*DIRECTIONS*
Using the records below, quote only the span that opens with the line containing "A sequence of" and closes with the line containing "[4] kkkkkkkkkkeeeeeeeeeeddddddddddffffffffffffffff", exactly and inclusively.

---------- AVAILABLE RECORDS ----------

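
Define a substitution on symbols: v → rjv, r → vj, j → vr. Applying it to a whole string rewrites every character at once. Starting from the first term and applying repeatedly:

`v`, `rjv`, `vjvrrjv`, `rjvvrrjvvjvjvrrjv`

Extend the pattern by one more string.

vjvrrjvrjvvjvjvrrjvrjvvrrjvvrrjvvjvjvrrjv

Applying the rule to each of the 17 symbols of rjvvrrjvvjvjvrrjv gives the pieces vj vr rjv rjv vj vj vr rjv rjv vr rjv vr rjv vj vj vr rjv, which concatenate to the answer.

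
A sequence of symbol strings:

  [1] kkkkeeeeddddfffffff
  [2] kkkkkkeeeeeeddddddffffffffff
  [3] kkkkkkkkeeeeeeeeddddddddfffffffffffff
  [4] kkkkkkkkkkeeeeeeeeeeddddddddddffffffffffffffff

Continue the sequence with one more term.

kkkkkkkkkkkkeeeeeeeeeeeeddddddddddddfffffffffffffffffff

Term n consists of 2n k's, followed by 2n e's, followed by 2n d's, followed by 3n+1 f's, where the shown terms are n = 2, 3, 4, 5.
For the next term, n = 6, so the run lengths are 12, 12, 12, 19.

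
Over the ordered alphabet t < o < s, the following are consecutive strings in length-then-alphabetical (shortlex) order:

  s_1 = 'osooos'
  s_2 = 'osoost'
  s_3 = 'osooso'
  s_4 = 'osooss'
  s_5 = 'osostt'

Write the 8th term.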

----------
---------- AVAILABLE RECORDS ----------

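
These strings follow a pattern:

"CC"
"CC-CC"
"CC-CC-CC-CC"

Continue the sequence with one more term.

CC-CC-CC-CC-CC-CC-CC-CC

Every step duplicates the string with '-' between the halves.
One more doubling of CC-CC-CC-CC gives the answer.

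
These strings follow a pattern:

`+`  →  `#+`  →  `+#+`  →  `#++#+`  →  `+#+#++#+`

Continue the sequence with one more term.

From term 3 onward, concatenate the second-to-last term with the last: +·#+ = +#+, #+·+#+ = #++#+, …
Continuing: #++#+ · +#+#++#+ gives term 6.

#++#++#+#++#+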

----------

*ANSWER SECTION*
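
A sequence of symbol strings:

  [1] kkkkeeeeddddfffffff
  [2] kkkkkkeeeeeeddddddffffffffff
  [3] kkkkkkkkeeeeeeeeddddddddfffffffffffff
  [4] kkkkkkkkkkeeeeeeeeeeddddddddddffffffffffffffff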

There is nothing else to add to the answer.